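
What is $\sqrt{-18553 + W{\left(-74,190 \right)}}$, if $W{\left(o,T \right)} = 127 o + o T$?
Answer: $i \sqrt{42011} \approx 204.97 i$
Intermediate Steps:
$W{\left(o,T \right)} = 127 o + T o$
$\sqrt{-18553 + W{\left(-74,190 \right)}} = \sqrt{-18553 - 74 \left(127 + 190\right)} = \sqrt{-18553 - 23458} = \sqrt{-42011} = i \sqrt{42011}$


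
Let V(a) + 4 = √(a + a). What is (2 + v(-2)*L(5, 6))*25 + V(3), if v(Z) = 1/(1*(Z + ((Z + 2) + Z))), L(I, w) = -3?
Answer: 259/4 + √6 ≈ 67.199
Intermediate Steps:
v(Z) = 1/(2 + 3*Z) (v(Z) = 1/(1*(Z + ((2 + Z) + Z))) = 1/(1*(Z + (2 + 2*Z))) = 1/(1*(2 + 3*Z)) = 1/(2 + 3*Z))
V(a) = -4 + √2*√a (V(a) = -4 + √(a + a) = -4 + √(2*a) = -4 + √2*√a)
(2 + v(-2)*L(5, 6))*25 + V(3) = (2 - 3/(2 + 3*(-2)))*25 + (-4 + √2*√3) = (2 - 3/(2 - 6))*25 + (-4 + √6) = (2 - 3/(-4))*25 + (-4 + √6) = (2 - ¼*(-3))*25 + (-4 + √6) = (2 + ¾)*25 + (-4 + √6) = (11/4)*25 + (-4 + √6) = 275/4 + (-4 + √6) = 259/4 + √6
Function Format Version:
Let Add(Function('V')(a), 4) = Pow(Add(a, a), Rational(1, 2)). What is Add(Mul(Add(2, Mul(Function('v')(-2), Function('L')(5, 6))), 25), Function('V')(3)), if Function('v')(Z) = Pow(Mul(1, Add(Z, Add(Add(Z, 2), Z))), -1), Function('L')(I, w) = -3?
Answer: Add(Rational(259, 4), Pow(6, Rational(1, 2))) ≈ 67.199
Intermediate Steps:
Function('v')(Z) = Pow(Add(2, Mul(3, Z)), -1) (Function('v')(Z) = Pow(Mul(1, Add(Z, Add(Add(2, Z), Z))), -1) = Pow(Mul(1, Add(Z, Add(2, Mul(2, Z)))), -1) = Pow(Mul(1, Add(2, Mul(3, Z))), -1) = Pow(Add(2, Mul(3, Z)), -1))
Function('V')(a) = Add(-4, Mul(Pow(2, Rational(1, 2)), Pow(a, Rational(1, 2)))) (Function('V')(a) = Add(-4, Pow(Add(a, a), Rational(1, 2))) = Add(-4, Pow(Mul(2, a), Rational(1, 2))) = Add(-4, Mul(Pow(2, Rational(1, 2)), Pow(a, Rational(1, 2)))))
Add(Mul(Add(2, Mul(Function('v')(-2), Function('L')(5, 6))), 25), Function('V')(3)) = Add(Mul(Add(2, Mul(Pow(Add(2, Mul(3, -2)), -1), -3)), 25), Add(-4, Mul(Pow(2, Rational(1, 2)), Pow(3, Rational(1, 2))))) = Add(Mul(Add(2, Mul(Pow(Add(2, -6), -1), -3)), 25), Add(-4, Pow(6, Rational(1, 2)))) = Add(Mul(Add(2, Mul(Pow(-4, -1), -3)), 25), Add(-4, Pow(6, Rational(1, 2)))) = Add(Mul(Add(2, Mul(Rational(-1, 4), -3)), 25), Add(-4, Pow(6, Rational(1, 2)))) = Add(Mul(Add(2, Rational(3, 4)), 25), Add(-4, Pow(6, Rational(1, 2)))) = Add(Mul(Rational(11, 4), 25), Add(-4, Pow(6, Rational(1, 2)))) = Add(Rational(275, 4), Add(-4, Pow(6, Rational(1, 2)))) = Add(Rational(259, 4), Pow(6, Rational(1, 2)))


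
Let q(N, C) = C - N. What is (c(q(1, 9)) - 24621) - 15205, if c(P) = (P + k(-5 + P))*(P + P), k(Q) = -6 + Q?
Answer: -39746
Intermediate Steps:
c(P) = 2*P*(-11 + 2*P) (c(P) = (P + (-6 + (-5 + P)))*(P + P) = (P + (-11 + P))*(2*P) = (-11 + 2*P)*(2*P) = 2*P*(-11 + 2*P))
(c(q(1, 9)) - 24621) - 15205 = (2*(9 - 1*1)*(-11 + 2*(9 - 1*1)) - 24621) - 15205 = (2*(9 - 1)*(-11 + 2*(9 - 1)) - 24621) - 15205 = (2*8*(-11 + 2*8) - 24621) - 15205 = (2*8*(-11 + 16) - 24621) - 15205 = (2*8*5 - 24621) - 15205 = (80 - 24621) - 15205 = -24541 - 15205 = -39746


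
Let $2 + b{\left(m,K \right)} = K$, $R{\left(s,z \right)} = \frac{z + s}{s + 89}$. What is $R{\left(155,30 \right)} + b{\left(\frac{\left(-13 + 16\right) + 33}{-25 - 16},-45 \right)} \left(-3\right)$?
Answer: $\frac{34589}{244} \approx 141.76$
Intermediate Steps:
$R{\left(s,z \right)} = \frac{s + z}{89 + s}$
$b{\left(m,K \right)} = -2 + K$
$R{\left(155,30 \right)} + b{\left(\frac{\left(-13 + 16\right) + 33}{-25 - 16},-45 \right)} \left(-3\right) = \frac{155 + 30}{89 + 155} + \left(-2 - 45\right) \left(-3\right) = \frac{1}{244} \cdot 185 - -141 = \frac{1}{244} \cdot 185 + 141 = \frac{185}{244} + 141 = \frac{34589}{244}$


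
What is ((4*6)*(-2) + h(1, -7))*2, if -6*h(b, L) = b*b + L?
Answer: -94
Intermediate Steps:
h(b, L) = -L/6 - b**2/6 (h(b, L) = -(b*b + L)/6 = -(b**2 + L)/6 = -(L + b**2)/6 = -L/6 - b**2/6)
((4*6)*(-2) + h(1, -7))*2 = ((4*6)*(-2) + (-1/6*(-7) - 1/6*1**2))*2 = (24*(-2) + (7/6 - 1/6*1))*2 = (-48 + (7/6 - 1/6))*2 = (-48 + 1)*2 = -47*2 = -94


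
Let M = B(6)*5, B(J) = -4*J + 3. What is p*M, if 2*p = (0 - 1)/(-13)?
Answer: -105/26 ≈ -4.0385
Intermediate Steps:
B(J) = 3 - 4*J
M = -105 (M = (3 - 4*6)*5 = (3 - 24)*5 = -21*5 = -105)
p = 1/26 (p = ((0 - 1)/(-13))/2 = (-1*(-1/13))/2 = (½)*(1/13) = 1/26 ≈ 0.038462)
p*M = (1/26)*(-105) = -105/26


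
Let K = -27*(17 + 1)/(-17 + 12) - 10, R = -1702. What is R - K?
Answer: -8946/5 ≈ -1789.2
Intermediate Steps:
K = 436/5 (K = -486/(-5) - 10 = -486*(-1)/5 - 10 = -27*(-18/5) - 10 = 486/5 - 10 = 436/5 ≈ 87.200)
R - K = -1702 - 1*436/5 = -1702 - 436/5 = -8946/5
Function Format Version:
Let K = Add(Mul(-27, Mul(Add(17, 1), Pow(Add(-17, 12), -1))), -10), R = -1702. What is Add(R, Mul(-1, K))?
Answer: Rational(-8946, 5) ≈ -1789.2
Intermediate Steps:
K = Rational(436, 5) (K = Add(Mul(-27, Mul(18, Pow(-5, -1))), -10) = Add(Mul(-27, Mul(18, Rational(-1, 5))), -10) = Add(Mul(-27, Rational(-18, 5)), -10) = Add(Rational(486, 5), -10) = Rational(436, 5) ≈ 87.200)
Add(R, Mul(-1, K)) = Add(-1702, Mul(-1, Rational(436, 5))) = Add(-1702, Rational(-436, 5)) = Rational(-8946, 5)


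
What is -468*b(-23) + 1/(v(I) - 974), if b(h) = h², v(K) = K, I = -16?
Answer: -245096281/990 ≈ -2.4757e+5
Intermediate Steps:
-468*b(-23) + 1/(v(I) - 974) = -468*(-23)² + 1/(-16 - 974) = -468*529 + 1/(-990) = -247572 - 1/990 = -245096281/990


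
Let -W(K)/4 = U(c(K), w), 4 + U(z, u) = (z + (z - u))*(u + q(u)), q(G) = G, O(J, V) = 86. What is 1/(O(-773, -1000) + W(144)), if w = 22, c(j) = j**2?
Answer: -1/7295098 ≈ -1.3708e-7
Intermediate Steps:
U(z, u) = -4 + 2*u*(-u + 2*z) (U(z, u) = -4 + (z + (z - u))*(u + u) = -4 + (-u + 2*z)*(2*u) = -4 + 2*u*(-u + 2*z))
W(K) = 3888 - 352*K**2 (W(K) = -4*(-4 - 2*22**2 + 4*22*K**2) = -4*(-4 - 2*484 + 88*K**2) = -4*(-4 - 968 + 88*K**2) = -4*(-972 + 88*K**2) = 3888 - 352*K**2)
1/(O(-773, -1000) + W(144)) = 1/(86 + (3888 - 352*144**2)) = 1/(86 + (3888 - 352*20736)) = 1/(86 + (3888 - 7299072)) = 1/(86 - 7295184) = 1/(-7295098) = -1/7295098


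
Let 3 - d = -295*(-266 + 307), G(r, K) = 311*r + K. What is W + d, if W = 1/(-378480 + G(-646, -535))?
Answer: 7015884257/579921 ≈ 12098.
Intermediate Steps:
G(r, K) = K + 311*r
W = -1/579921 (W = 1/(-378480 + (-535 + 311*(-646))) = 1/(-378480 + (-535 - 200906)) = 1/(-378480 - 201441) = 1/(-579921) = -1/579921 ≈ -1.7244e-6)
d = 12098 (d = 3 - (-295)*(-266 + 307) = 3 - (-295)*41 = 3 - 1*(-12095) = 3 + 12095 = 12098)
W + d = -1/579921 + 12098 = 7015884257/579921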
________________________
◆ WHAT THE TASK ASKS ◆
Beginning with the line that contains "Answer: -1/7295098 ≈ -1.3708e-7" and ending with the last line of the data above, return those lines exactly and nothing else.

◆ EXERCISE RESPONSE ◆
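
Answer: -1/7295098 ≈ -1.3708e-7
Intermediate Steps:
U(z, u) = -4 + 2*u*(-u + 2*z) (U(z, u) = -4 + (z + (z - u))*(u + u) = -4 + (-u + 2*z)*(2*u) = -4 + 2*u*(-u + 2*z))
W(K) = 3888 - 352*K**2 (W(K) = -4*(-4 - 2*22**2 + 4*22*K**2) = -4*(-4 - 2*484 + 88*K**2) = -4*(-4 - 968 + 88*K**2) = -4*(-972 + 88*K**2) = 3888 - 352*K**2)
1/(O(-773, -1000) + W(144)) = 1/(86 + (3888 - 352*144**2)) = 1/(86 + (3888 - 352*20736)) = 1/(86 + (3888 - 7299072)) = 1/(86 - 7295184) = 1/(-7295098) = -1/7295098


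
Let 3 - d = -295*(-266 + 307), G(r, K) = 311*r + K. What is W + d, if W = 1/(-378480 + G(-646, -535))?
Answer: 7015884257/579921 ≈ 12098.
Intermediate Steps:
G(r, K) = K + 311*r
W = -1/579921 (W = 1/(-378480 + (-535 + 311*(-646))) = 1/(-378480 + (-535 - 200906)) = 1/(-378480 - 201441) = 1/(-579921) = -1/579921 ≈ -1.7244e-6)
d = 12098 (d = 3 - (-295)*(-266 + 307) = 3 - (-295)*41 = 3 - 1*(-12095) = 3 + 12095 = 12098)
W + d = -1/579921 + 12098 = 7015884257/579921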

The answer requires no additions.